Saved data entries
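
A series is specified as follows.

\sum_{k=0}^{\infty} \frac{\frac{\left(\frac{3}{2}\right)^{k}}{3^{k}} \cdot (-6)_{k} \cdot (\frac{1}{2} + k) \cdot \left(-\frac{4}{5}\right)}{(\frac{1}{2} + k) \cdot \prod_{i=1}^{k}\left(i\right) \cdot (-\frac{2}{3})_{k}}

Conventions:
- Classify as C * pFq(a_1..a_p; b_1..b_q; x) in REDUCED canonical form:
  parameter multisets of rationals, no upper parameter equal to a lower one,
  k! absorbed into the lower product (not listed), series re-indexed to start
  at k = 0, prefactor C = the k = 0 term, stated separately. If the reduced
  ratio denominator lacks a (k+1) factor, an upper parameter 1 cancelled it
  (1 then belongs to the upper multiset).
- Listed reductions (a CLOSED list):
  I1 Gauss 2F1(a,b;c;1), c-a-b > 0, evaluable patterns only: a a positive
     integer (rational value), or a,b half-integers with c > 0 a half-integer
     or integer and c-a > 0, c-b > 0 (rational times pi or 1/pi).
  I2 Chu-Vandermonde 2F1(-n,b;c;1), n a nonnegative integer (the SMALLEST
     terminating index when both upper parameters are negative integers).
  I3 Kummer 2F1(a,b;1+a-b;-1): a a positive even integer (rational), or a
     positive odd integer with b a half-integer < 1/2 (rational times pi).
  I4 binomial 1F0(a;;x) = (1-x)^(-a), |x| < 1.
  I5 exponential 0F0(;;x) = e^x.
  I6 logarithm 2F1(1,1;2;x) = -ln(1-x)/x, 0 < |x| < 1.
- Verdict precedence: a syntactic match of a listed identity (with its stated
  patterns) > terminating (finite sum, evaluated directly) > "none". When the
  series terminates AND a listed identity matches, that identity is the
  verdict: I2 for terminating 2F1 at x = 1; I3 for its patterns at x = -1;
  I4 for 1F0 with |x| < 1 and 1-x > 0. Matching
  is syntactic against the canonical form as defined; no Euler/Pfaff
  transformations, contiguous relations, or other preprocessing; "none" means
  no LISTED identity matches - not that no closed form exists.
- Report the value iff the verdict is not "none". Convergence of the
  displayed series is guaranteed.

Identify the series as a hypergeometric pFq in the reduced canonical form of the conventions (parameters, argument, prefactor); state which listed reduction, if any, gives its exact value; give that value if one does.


The series (x = \frac{1}{2}) is 1F1: upper {-6}, lower {-\frac{2}{3}}, prefactor -\frac{4}{5}. Verdict: terminating (-6 upstairs). 7 nonzero terms in all; added directly. Value: \frac{1963261}{582400}.

The tell: t_0 = -\frac{4}{5} here, and the product of the first k integers (C = -4/5) is k!.
Term ratio: r(k) = \frac{1}{2} * (k-6) / [(k-\frac{2}{3}) (k+1)] - rational; roots negated = parameters, x = \frac{1}{2}, C = -\frac{4}{5}.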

Exercise: Extract the first line above and each line after it up to and including the one with "I1 Gauss 2F1(a,b;c;1), c-a-b", please, exactly and with nothing else.

Response to the task:
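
A series is specified as follows.

\sum_{k=0}^{\infty} \frac{\frac{\left(\frac{3}{2}\right)^{k}}{3^{k}} \cdot (-6)_{k} \cdot (\frac{1}{2} + k) \cdot \left(-\frac{4}{5}\right)}{(\frac{1}{2} + k) \cdot \prod_{i=1}^{k}\left(i\right) \cdot (-\frac{2}{3})_{k}}

Conventions:
- Classify as C * pFq(a_1..a_p; b_1..b_q; x) in REDUCED canonical form:
  parameter multisets of rationals, no upper parameter equal to a lower one,
  k! absorbed into the lower product (not listed), series re-indexed to start
  at k = 0, prefactor C = the k = 0 term, stated separately. If the reduced
  ratio denominator lacks a (k+1) factor, an upper parameter 1 cancelled it
  (1 then belongs to the upper multiset).
- Listed reductions (a CLOSED list):
  I1 Gauss 2F1(a,b;c;1), c-a-b > 0, evaluable patterns only: a a positive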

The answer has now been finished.